**Activity**
I need the records below retyped exactly.

(Recorded information begins)

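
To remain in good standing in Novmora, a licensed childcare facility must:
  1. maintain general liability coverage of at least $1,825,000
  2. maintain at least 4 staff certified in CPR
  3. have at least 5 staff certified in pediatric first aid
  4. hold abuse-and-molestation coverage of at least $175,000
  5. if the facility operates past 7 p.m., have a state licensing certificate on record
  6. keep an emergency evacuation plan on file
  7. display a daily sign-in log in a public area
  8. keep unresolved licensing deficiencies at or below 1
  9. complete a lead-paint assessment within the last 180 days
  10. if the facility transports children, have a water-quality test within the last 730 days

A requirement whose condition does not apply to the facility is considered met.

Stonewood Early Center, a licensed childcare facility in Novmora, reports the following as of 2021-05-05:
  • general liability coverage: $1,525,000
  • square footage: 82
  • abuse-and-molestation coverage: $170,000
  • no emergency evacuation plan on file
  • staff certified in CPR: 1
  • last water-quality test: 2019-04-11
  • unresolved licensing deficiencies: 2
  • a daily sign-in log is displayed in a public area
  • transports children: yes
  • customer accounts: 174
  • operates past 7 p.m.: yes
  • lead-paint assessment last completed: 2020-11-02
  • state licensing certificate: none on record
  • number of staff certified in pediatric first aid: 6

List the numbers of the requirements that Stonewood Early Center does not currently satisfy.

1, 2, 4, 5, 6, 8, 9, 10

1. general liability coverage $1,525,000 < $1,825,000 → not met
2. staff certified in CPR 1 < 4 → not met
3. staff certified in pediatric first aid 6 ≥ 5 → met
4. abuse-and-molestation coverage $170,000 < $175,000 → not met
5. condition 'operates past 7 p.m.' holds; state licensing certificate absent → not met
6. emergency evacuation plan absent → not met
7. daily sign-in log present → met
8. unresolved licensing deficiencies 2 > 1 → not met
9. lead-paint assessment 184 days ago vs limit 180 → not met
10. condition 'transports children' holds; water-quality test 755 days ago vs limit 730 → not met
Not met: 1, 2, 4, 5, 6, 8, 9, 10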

(Recorded information ends)

**Solution for this exercise**
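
To remain in good standing in Novmora, a licensed childcare facility must:
  1. maintain general liability coverage of at least $1,825,000
  2. maintain at least 4 staff certified in CPR
  3. have at least 5 staff certified in pediatric first aid
  4. hold abuse-and-molestation coverage of at least $175,000
  5. if the facility operates past 7 p.m., have a state licensing certificate on record
  6. keep an emergency evacuation plan on file
  7. display a daily sign-in log in a public area
  8. keep unresolved licensing deficiencies at or below 1
  9. complete a lead-paint assessment within the last 180 days
  10. if the facility transports children, have a water-quality test within the last 730 days

A requirement whose condition does not apply to the facility is considered met.

Stonewood Early Center, a licensed childcare facility in Novmora, reports the following as of 2021-05-05:
  • general liability coverage: $1,525,000
  • square footage: 82
  • abuse-and-molestation coverage: $170,000
  • no emergency evacuation plan on file
  • staff certified in CPR: 1
  • last water-quality test: 2019-04-11
  • unresolved licensing deficiencies: 2
  • a daily sign-in log is displayed in a public area
  • transports children: yes
  • customer accounts: 174
  • operates past 7 p.m.: yes
  • lead-paint assessment last completed: 2020-11-02
  • state licensing certificate: none on record
  • number of staff certified in pediatric first aid: 6

List the numbers of the requirements that Stonewood Early Center does not currently satisfy.

1, 2, 4, 5, 6, 8, 9, 10

1. general liability coverage $1,525,000 < $1,825,000 → not met
2. staff certified in CPR 1 < 4 → not met
3. staff certified in pediatric first aid 6 ≥ 5 → met
4. abuse-and-molestation coverage $170,000 < $175,000 → not met
5. condition 'operates past 7 p.m.' holds; state licensing certificate absent → not met
6. emergency evacuation plan absent → not met
7. daily sign-in log present → met
8. unresolved licensing deficiencies 2 > 1 → not met
9. lead-paint assessment 184 days ago vs limit 180 → not met
10. condition 'transports children' holds; water-quality test 755 days ago vs limit 730 → not met
Not met: 1, 2, 4, 5, 6, 8, 9, 10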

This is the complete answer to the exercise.